▶ Input records:
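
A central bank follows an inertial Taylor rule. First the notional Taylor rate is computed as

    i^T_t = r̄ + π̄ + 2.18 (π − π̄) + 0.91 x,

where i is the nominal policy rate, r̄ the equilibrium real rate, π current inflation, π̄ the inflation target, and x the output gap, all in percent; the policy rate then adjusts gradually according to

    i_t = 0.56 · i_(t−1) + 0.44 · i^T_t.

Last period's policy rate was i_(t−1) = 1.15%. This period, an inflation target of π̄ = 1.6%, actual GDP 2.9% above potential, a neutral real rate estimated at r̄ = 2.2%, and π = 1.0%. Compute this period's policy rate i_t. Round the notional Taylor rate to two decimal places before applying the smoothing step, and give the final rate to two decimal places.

Output 2.9% above potential → x = 2.9.
i^T_t = 2.2 + 1.6 + 2.18 × (1.0 − 1.6) + 0.91 × 2.9
   = 2.2 + 1.6 − 1.308 + 2.639 = 5.13
i_t = 0.56 × 1.15 + 0.44 × 5.13 = 0.644 + 2.2572 = 2.90

2.90%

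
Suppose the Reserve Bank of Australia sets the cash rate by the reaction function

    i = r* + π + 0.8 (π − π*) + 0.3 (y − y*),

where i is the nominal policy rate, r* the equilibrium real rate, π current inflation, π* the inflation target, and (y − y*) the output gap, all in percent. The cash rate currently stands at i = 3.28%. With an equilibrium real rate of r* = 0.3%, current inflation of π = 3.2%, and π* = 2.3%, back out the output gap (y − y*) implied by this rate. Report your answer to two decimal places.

-3.13%

0.3 (y − y*) = 3.28 − 0.3 − 3.2 − 0.8 × (3.2 − 2.3) = -0.94
(y − y*) = -0.94 / 0.3 = -3.13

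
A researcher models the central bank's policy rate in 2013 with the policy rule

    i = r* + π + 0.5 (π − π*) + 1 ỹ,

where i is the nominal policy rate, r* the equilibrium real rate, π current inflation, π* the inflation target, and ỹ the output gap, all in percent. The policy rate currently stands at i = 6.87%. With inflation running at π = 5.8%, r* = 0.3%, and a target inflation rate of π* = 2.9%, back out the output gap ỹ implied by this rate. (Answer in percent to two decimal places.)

-0.68%

1 ỹ = 6.87 − 0.3 − 5.8 − 0.5 × (5.8 − 2.9) = -0.68
ỹ = -0.68 / 1 = -0.68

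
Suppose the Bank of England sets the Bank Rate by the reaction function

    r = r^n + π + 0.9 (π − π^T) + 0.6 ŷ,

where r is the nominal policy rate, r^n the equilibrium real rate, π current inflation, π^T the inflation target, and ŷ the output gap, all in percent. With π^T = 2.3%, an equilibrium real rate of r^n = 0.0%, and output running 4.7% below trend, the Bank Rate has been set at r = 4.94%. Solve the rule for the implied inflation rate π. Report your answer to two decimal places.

Output 4.7% below potential → ŷ = -4.7.
Collecting π: r = r^n + (1 + 0.9) π − 0.9 π^T + 0.6 ŷ
1.9 π = 4.94 − 0.0 + 0.9 × 2.3 − 0.6 × (-4.7) = 9.83
π = 9.83 / 1.9 = 5.17

5.17%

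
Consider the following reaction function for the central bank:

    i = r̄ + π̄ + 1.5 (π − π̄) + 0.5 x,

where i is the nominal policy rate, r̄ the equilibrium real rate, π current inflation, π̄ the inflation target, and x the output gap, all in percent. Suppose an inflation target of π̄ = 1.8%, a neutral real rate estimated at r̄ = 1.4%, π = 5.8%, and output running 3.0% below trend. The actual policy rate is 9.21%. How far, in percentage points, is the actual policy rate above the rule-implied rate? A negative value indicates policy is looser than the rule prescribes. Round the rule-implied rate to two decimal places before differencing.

1.51 pp

Output 3.0% below potential → x = -3.0.
i = 1.4 + 1.8 + 1.5 × (5.8 − 1.8) + 0.5 × (-3.0)
   = 1.4 + 1.8 + 6 − 1.5 = 7.70
Deviation = 9.21 − 7.70 = 1.51 pp.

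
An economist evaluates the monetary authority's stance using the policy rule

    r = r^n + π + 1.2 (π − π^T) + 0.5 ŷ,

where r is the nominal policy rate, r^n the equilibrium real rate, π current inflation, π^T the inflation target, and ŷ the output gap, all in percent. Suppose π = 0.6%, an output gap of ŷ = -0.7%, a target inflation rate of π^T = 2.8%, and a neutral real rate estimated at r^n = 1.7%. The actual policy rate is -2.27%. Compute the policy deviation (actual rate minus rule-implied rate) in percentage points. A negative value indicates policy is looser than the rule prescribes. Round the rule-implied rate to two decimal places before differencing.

r = 1.7 + 0.6 + 1.2 × (0.6 − 2.8) + 0.5 × (-0.7)
   = 1.7 + 0.6 − 2.64 − 0.35 = -0.69
Deviation = -2.27 − (-0.69) = -1.58 pp.

-1.58 pp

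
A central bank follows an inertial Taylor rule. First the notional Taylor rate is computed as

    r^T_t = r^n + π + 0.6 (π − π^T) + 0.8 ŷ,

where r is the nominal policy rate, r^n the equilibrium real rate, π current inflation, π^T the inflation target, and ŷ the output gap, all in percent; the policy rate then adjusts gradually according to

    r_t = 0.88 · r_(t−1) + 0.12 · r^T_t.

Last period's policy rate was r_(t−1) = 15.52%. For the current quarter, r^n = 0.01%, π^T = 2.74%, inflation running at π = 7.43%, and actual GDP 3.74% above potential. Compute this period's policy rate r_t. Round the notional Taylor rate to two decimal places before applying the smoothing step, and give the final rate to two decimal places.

Output 3.74% above potential → ŷ = 3.74.
r^T_t = 0.01 + 7.43 + 0.6 × (7.43 − 2.74) + 0.8 × 3.74
   = 0.01 + 7.43 + 2.814 + 2.992 = 13.25
r_t = 0.88 × 15.52 + 0.12 × 13.25 = 13.6576 + 1.59 = 15.25

15.25%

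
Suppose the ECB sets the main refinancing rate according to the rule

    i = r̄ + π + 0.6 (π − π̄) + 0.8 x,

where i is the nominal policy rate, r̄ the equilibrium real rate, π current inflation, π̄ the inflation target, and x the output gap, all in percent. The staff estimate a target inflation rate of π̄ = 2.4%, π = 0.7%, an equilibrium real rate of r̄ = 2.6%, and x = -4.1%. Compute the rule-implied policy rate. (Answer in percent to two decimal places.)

i = 2.6 + 0.7 + 0.6 × (0.7 − 2.4) + 0.8 × (-4.1)
   = 2.6 + 0.7 − 1.02 − 3.28 = -1.00

-1.00%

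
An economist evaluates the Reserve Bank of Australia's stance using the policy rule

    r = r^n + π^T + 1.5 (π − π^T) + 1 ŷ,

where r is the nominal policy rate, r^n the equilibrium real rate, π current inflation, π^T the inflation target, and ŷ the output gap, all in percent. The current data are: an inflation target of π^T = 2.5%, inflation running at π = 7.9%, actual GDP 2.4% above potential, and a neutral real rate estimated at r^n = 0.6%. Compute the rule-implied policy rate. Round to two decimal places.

13.60%

Output 2.4% above potential → ŷ = 2.4.
r = 0.6 + 2.5 + 1.5 × (7.9 − 2.5) + 1 × 2.4
   = 0.6 + 2.5 + 8.1 + 2.4 = 13.60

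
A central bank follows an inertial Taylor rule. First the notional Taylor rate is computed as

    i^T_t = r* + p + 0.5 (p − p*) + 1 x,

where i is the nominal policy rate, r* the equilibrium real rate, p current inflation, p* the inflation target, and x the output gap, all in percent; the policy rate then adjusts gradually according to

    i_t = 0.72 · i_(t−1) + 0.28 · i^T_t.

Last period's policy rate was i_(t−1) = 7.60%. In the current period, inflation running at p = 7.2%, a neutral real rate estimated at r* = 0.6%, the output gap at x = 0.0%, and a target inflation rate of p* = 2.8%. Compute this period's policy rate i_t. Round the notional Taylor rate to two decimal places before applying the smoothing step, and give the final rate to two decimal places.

i^T_t = 0.6 + 7.2 + 0.5 × (7.2 − 2.8) + 1 × 0.0
   = 0.6 + 7.2 + 2.2 + 0 = 10.00
i_t = 0.72 × 7.60 + 0.28 × 10.00 = 5.472 + 2.8 = 8.27

8.27%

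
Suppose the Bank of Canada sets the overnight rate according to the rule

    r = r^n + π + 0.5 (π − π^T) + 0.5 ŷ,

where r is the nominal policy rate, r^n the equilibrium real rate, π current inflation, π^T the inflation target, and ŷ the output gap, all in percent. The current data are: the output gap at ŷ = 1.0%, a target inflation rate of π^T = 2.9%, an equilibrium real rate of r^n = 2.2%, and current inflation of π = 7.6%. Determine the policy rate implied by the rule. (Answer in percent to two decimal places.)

12.65%

r = 2.2 + 7.6 + 0.5 × (7.6 − 2.9) + 0.5 × 1.0
   = 2.2 + 7.6 + 2.35 + 0.5 = 12.65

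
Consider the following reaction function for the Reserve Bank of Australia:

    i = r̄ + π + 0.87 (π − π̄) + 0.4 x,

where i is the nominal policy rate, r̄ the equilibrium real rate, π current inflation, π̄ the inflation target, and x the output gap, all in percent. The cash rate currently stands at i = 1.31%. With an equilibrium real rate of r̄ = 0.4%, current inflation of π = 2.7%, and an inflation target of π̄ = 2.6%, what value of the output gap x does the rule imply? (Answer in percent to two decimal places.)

0.4 x = 1.31 − 0.4 − 2.7 − 0.87 × (2.7 − 2.6) = -1.877
x = -1.877 / 0.4 = -4.69

-4.69%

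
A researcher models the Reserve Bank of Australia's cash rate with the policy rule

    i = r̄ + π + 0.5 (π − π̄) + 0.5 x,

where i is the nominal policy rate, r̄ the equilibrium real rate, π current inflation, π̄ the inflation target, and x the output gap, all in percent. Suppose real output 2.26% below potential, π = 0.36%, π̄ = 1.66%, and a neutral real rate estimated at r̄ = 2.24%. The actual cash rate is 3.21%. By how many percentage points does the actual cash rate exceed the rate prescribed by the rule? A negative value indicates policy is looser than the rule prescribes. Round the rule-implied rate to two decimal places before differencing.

Output 2.26% below potential → x = -2.26.
i = 2.24 + 0.36 + 0.5 × (0.36 − 1.66) + 0.5 × (-2.26)
   = 2.24 + 0.36 − 0.65 − 1.13 = 0.82
Deviation = 3.21 − 0.82 = 2.39 pp.

2.39 pp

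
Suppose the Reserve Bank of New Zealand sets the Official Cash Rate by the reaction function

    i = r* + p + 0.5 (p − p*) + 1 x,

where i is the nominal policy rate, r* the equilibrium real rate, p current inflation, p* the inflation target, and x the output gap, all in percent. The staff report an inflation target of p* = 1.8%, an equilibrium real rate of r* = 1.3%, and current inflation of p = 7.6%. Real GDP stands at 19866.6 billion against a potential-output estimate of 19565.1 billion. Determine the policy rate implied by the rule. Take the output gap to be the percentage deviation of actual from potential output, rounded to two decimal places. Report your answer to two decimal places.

Output gap = 100 × (19866.6 − 19565.1) / 19565.1 = 1.54%.
i = 1.30 + 7.60 + 0.5 × (7.60 − 1.80) + 1 × 1.54
   = 1.30 + 7.6 + 2.9 + 1.54 = 13.34

13.34%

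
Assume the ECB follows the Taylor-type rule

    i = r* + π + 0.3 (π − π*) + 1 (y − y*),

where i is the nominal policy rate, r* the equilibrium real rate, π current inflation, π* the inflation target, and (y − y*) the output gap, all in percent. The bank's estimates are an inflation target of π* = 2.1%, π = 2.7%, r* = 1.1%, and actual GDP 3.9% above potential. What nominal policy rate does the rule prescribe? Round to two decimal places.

7.88%

Output 3.9% above potential → (y − y*) = 3.9.
i = 1.1 + 2.7 + 0.3 × (2.7 − 2.1) + 1 × 3.9
   = 1.1 + 2.7 + 0.18 + 3.9 = 7.88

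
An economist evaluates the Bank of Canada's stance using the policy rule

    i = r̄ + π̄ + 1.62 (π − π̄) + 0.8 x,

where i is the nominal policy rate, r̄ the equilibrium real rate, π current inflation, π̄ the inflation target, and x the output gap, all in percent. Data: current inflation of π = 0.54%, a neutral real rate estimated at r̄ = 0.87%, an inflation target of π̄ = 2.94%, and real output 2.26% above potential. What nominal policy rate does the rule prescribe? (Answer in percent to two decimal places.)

Output 2.26% above potential → x = 2.26.
i = 0.87 + 2.94 + 1.62 × (0.54 − 2.94) + 0.8 × 2.26
   = 0.87 + 2.94 − 3.888 + 1.808 = 1.73

1.73%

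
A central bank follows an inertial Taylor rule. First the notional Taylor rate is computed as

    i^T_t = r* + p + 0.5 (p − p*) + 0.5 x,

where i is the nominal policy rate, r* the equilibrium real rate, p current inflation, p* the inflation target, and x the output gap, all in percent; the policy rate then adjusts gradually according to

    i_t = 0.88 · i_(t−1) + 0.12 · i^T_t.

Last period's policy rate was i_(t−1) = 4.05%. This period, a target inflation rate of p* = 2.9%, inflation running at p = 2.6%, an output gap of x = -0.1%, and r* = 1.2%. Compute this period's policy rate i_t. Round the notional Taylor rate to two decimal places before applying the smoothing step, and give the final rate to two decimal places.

4.00%

i^T_t = 1.2 + 2.6 + 0.5 × (2.6 − 2.9) + 0.5 × (-0.1)
   = 1.2 + 2.6 − 0.15 − 0.05 = 3.60
i_t = 0.88 × 4.05 + 0.12 × 3.60 = 3.564 + 0.432 = 4.00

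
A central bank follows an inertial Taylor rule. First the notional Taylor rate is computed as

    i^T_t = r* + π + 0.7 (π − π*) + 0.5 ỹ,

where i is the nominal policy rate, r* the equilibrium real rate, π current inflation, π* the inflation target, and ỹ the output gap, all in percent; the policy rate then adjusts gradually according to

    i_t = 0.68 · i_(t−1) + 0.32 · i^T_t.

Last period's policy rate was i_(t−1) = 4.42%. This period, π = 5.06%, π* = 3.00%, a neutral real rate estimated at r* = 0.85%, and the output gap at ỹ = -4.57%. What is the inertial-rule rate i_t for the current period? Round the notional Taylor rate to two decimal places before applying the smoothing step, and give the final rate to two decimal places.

4.63%

i^T_t = 0.85 + 5.06 + 0.7 × (5.06 − 3.00) + 0.5 × (-4.57)
   = 0.85 + 5.06 + 1.442 − 2.285 = 5.07
i_t = 0.68 × 4.42 + 0.32 × 5.07 = 3.0056 + 1.6224 = 4.63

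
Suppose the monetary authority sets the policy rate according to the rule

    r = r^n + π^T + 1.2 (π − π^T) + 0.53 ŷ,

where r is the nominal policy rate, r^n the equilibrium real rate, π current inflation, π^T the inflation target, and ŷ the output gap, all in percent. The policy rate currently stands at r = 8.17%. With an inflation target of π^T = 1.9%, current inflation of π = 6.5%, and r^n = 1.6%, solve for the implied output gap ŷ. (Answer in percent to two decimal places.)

-1.60%

0.53 ŷ = 8.17 − 1.6 − 1.9 − 1.2 × (6.5 − 1.9) = -0.85
ŷ = -0.85 / 0.53 = -1.60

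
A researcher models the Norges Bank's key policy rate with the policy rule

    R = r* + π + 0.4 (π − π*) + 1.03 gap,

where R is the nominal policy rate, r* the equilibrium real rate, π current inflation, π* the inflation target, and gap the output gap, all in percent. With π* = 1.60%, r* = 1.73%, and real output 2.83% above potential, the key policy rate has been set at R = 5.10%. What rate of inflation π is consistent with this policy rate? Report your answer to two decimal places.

0.78%

Output 2.83% above potential → gap = 2.83.
Collecting π: R = r* + (1 + 0.4) π − 0.4 π* + 1.03 gap
1.4 π = 5.10 − 1.73 + 0.4 × 1.60 − 1.03 × 2.83 = 1.0951
π = 1.0951 / 1.4 = 0.78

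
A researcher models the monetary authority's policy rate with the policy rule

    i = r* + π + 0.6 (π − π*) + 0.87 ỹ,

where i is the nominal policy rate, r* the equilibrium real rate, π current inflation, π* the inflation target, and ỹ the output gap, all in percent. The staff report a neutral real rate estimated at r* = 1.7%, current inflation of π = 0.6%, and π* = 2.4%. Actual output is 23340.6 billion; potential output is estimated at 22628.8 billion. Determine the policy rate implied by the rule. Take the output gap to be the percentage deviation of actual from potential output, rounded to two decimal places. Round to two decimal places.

Output gap = 100 × (23340.6 − 22628.8) / 22628.8 = 3.15%.
i = 1.70 + 0.60 + 0.6 × (0.60 − 2.40) + 0.87 × 3.15
   = 1.70 + 0.6 − 1.08 + 2.7405 = 3.96

3.96%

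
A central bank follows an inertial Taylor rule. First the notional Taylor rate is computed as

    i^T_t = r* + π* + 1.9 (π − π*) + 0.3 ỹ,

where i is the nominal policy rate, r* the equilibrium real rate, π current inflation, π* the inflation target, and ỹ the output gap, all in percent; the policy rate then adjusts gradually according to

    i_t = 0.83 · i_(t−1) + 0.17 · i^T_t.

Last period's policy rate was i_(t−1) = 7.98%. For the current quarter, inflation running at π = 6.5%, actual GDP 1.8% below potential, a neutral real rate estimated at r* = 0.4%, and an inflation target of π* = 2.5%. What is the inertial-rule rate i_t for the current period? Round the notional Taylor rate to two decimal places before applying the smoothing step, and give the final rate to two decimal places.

8.32%

Output 1.8% below potential → ỹ = -1.8.
i^T_t = 0.4 + 2.5 + 1.9 × (6.5 − 2.5) + 0.3 × (-1.8)
   = 0.4 + 2.5 + 7.6 − 0.54 = 9.96
i_t = 0.83 × 7.98 + 0.17 × 9.96 = 6.6234 + 1.6932 = 8.32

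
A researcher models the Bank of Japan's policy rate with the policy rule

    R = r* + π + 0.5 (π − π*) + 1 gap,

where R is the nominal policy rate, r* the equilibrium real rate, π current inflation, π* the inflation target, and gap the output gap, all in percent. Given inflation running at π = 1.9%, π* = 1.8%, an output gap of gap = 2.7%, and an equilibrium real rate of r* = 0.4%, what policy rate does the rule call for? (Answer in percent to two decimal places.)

5.05%

R = 0.4 + 1.9 + 0.5 × (1.9 − 1.8) + 1 × 2.7
   = 0.4 + 1.9 + 0.05 + 2.7 = 5.05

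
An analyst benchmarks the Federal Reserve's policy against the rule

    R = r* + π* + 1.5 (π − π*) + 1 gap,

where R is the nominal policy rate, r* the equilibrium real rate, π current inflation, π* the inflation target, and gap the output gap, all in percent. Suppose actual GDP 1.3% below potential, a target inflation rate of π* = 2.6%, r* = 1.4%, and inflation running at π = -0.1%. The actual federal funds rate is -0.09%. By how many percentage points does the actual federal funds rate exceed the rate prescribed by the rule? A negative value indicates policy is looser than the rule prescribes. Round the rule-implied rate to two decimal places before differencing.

Output 1.3% below potential → gap = -1.3.
R = 1.4 + 2.6 + 1.5 × (-0.1 − 2.6) + 1 × (-1.3)
   = 1.4 + 2.6 − 4.05 − 1.3 = -1.35
Deviation = -0.09 − (-1.35) = 1.26 pp.

1.26 pp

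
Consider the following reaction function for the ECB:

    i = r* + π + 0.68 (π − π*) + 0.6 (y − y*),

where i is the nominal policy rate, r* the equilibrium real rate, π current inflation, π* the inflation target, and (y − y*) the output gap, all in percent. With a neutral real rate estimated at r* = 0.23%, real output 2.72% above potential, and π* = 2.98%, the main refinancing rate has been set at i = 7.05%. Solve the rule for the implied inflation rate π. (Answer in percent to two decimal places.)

Output 2.72% above potential → (y − y*) = 2.72.
Collecting π: i = r* + (1 + 0.68) π − 0.68 π* + 0.6 (y − y*)
1.68 π = 7.05 − 0.23 + 0.68 × 2.98 − 0.6 × 2.72 = 7.2144
π = 7.2144 / 1.68 = 4.29

4.29%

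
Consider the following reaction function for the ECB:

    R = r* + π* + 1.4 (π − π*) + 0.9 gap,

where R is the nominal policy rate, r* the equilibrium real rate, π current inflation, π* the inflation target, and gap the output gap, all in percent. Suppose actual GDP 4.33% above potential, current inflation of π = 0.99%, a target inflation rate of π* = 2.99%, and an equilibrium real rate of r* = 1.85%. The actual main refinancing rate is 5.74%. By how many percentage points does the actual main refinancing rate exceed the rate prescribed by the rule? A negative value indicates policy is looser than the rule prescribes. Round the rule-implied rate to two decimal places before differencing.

-0.20 pp

Output 4.33% above potential → gap = 4.33.
R = 1.85 + 2.99 + 1.4 × (0.99 − 2.99) + 0.9 × 4.33
   = 1.85 + 2.99 − 2.8 + 3.897 = 5.94
Deviation = 5.74 − 5.94 = -0.20 pp.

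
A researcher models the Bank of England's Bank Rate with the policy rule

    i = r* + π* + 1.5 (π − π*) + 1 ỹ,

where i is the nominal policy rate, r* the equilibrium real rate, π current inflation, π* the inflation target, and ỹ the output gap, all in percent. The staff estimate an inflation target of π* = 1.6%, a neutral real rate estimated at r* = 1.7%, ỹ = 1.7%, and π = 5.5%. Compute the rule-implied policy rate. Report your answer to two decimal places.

i = 1.7 + 1.6 + 1.5 × (5.5 − 1.6) + 1 × 1.7
   = 1.7 + 1.6 + 5.85 + 1.7 = 10.85

10.85%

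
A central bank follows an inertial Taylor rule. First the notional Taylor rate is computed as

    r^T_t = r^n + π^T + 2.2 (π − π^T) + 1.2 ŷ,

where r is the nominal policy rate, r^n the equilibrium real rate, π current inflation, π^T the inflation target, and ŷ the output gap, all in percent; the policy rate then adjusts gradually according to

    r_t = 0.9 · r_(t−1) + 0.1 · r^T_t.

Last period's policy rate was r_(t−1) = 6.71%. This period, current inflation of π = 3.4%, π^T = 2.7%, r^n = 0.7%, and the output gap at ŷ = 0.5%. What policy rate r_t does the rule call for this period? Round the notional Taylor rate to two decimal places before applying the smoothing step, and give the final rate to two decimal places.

6.59%

r^T_t = 0.7 + 2.7 + 2.2 × (3.4 − 2.7) + 1.2 × 0.5
   = 0.7 + 2.7 + 1.54 + 0.6 = 5.54
r_t = 0.9 × 6.71 + 0.1 × 5.54 = 6.039 + 0.554 = 6.59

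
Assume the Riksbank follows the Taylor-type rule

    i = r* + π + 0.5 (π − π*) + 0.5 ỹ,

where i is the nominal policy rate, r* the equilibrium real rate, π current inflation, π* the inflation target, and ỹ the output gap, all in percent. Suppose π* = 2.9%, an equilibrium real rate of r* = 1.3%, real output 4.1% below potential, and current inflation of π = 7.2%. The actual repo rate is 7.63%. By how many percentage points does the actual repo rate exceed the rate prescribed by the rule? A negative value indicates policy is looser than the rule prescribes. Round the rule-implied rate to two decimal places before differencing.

-0.97 pp

Output 4.1% below potential → ỹ = -4.1.
i = 1.3 + 7.2 + 0.5 × (7.2 − 2.9) + 0.5 × (-4.1)
   = 1.3 + 7.2 + 2.15 − 2.05 = 8.60
Deviation = 7.63 − 8.60 = -0.97 pp.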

▶ Work request: In the entries above, please find the line with "i = r* + π + 0.68" and the line with "R = r* + π* + 1.4", then write out exactly those two lines and every line between them, and nothing more.

▶ Reply to the exercise:
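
    i = r* + π + 0.68 (π − π*) + 0.6 (y − y*),

where i is the nominal policy rate, r* the equilibrium real rate, π current inflation, π* the inflation target, and (y − y*) the output gap, all in percent. With a neutral real rate estimated at r* = 0.23%, real output 2.72% above potential, and π* = 2.98%, the main refinancing rate has been set at i = 7.05%. Solve the rule for the implied inflation rate π. (Answer in percent to two decimal places.)

Output 2.72% above potential → (y − y*) = 2.72.
Collecting π: i = r* + (1 + 0.68) π − 0.68 π* + 0.6 (y − y*)
1.68 π = 7.05 − 0.23 + 0.68 × 2.98 − 0.6 × 2.72 = 7.2144
π = 7.2144 / 1.68 = 4.29

4.29%

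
Consider the following reaction function for the ECB:

    R = r* + π* + 1.4 (π − π*) + 0.9 gap,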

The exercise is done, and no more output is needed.